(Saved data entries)
· · · · ·

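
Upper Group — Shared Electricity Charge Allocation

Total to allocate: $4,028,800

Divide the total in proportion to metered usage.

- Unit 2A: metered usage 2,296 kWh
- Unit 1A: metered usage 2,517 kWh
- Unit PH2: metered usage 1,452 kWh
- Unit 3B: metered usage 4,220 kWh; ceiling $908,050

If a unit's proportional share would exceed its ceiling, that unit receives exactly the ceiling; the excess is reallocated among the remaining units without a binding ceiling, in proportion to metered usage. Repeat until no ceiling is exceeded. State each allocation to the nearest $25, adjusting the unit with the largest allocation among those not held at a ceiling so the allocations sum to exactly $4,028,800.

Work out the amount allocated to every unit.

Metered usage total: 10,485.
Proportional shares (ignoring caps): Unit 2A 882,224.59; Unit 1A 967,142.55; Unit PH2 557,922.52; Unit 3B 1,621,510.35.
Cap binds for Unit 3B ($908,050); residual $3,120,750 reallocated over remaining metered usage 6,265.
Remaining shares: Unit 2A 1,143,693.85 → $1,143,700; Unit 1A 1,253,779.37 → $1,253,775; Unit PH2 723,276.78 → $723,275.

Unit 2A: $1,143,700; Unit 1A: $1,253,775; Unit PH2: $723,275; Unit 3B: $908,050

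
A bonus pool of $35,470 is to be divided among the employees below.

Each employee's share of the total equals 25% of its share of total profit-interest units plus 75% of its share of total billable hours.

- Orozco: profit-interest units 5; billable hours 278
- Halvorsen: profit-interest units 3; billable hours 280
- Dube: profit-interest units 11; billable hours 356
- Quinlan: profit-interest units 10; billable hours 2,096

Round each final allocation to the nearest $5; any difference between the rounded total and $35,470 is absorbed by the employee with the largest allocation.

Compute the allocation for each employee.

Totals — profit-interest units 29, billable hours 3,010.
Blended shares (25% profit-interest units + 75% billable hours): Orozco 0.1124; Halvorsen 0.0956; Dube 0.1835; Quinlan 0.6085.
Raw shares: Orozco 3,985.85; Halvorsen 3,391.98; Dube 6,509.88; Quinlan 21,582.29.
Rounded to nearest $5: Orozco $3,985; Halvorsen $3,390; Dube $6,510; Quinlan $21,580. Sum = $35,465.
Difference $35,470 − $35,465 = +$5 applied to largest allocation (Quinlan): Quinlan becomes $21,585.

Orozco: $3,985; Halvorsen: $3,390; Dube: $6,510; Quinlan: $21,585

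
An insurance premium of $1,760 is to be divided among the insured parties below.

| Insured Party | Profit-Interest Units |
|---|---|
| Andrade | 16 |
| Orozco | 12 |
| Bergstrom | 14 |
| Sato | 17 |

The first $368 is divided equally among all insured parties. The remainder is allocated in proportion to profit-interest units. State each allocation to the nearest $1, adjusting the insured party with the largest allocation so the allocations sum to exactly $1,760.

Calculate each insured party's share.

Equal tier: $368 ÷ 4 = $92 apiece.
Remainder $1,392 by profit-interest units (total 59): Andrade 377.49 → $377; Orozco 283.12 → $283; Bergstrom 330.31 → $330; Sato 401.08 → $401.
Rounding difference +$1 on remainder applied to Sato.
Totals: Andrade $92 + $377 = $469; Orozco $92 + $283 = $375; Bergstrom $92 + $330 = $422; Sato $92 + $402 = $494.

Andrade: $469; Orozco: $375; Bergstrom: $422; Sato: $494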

· · · · ·

All of the entries should be written out again exactly.

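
Upper Group — Shared Electricity Charge Allocation

Total to allocate: $4,028,800

Divide the total in proportion to metered usage.

- Unit 2A: metered usage 2,296 kWh
- Unit 1A: metered usage 2,517 kWh
- Unit PH2: metered usage 1,452 kWh
- Unit 3B: metered usage 4,220 kWh; ceiling $908,050

If a unit's proportional share would exceed its ceiling, that unit receives exactly the ceiling; the excess is reallocated among the remaining units without a binding ceiling, in proportion to metered usage. Repeat until no ceiling is exceeded. State each allocation to the nearest $25, adjusting the unit with the largest allocation among those not held at a ceiling so the allocations sum to exactly $4,028,800.

Work out the amount allocated to every unit.

Metered usage total: 10,485.
Proportional shares (ignoring caps): Unit 2A 882,224.59; Unit 1A 967,142.55; Unit PH2 557,922.52; Unit 3B 1,621,510.35.
Cap binds for Unit 3B ($908,050); residual $3,120,750 reallocated over remaining metered usage 6,265.
Remaining shares: Unit 2A 1,143,693.85 → $1,143,700; Unit 1A 1,253,779.37 → $1,253,775; Unit PH2 723,276.78 → $723,275.

Unit 2A: $1,143,700; Unit 1A: $1,253,775; Unit PH2: $723,275; Unit 3B: $908,050

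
A bonus pool of $35,470 is to be divided among the employees below.

Each employee's share of the total equals 25% of its share of total profit-interest units plus 75% of its share of total billable hours.

- Orozco: profit-interest units 5; billable hours 278
- Halvorsen: profit-interest units 3; billable hours 280
- Dube: profit-interest units 11; billable hours 356
- Quinlan: profit-interest units 10; billable hours 2,096

Round each final allocation to the nearest $5; any difference between the rounded total and $35,470 is absorbed by the employee with the largest allocation.

Compute the allocation for each employee.

Totals — profit-interest units 29, billable hours 3,010.
Blended shares (25% profit-interest units + 75% billable hours): Orozco 0.1124; Halvorsen 0.0956; Dube 0.1835; Quinlan 0.6085.
Raw shares: Orozco 3,985.85; Halvorsen 3,391.98; Dube 6,509.88; Quinlan 21,582.29.
Rounded to nearest $5: Orozco $3,985; Halvorsen $3,390; Dube $6,510; Quinlan $21,580. Sum = $35,465.
Difference $35,470 − $35,465 = +$5 applied to largest allocation (Quinlan): Quinlan becomes $21,585.

Orozco: $3,985; Halvorsen: $3,390; Dube: $6,510; Quinlan: $21,585

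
An insurance premium of $1,760 is to be divided among the insured parties below.

| Insured Party | Profit-Interest Units |
|---|---|
| Andrade | 16 |
| Orozco | 12 |
| Bergstrom | 14 |
| Sato | 17 |

The first $368 is divided equally among all insured parties. The remainder is allocated in proportion to profit-interest units. State each allocation to the nearest $1, adjusting the insured party with the largest allocation so the allocations sum to exactly $1,760.

Calculate each insured party's share.

Equal tier: $368 ÷ 4 = $92 apiece.
Remainder $1,392 by profit-interest units (total 59): Andrade 377.49 → $377; Orozco 283.12 → $283; Bergstrom 330.31 → $330; Sato 401.08 → $401.
Rounding difference +$1 on remainder applied to Sato.
Totals: Andrade $92 + $377 = $469; Orozco $92 + $283 = $375; Bergstrom $92 + $330 = $422; Sato $92 + $402 = $494.

Andrade: $469; Orozco: $375; Bergstrom: $422; Sato: $494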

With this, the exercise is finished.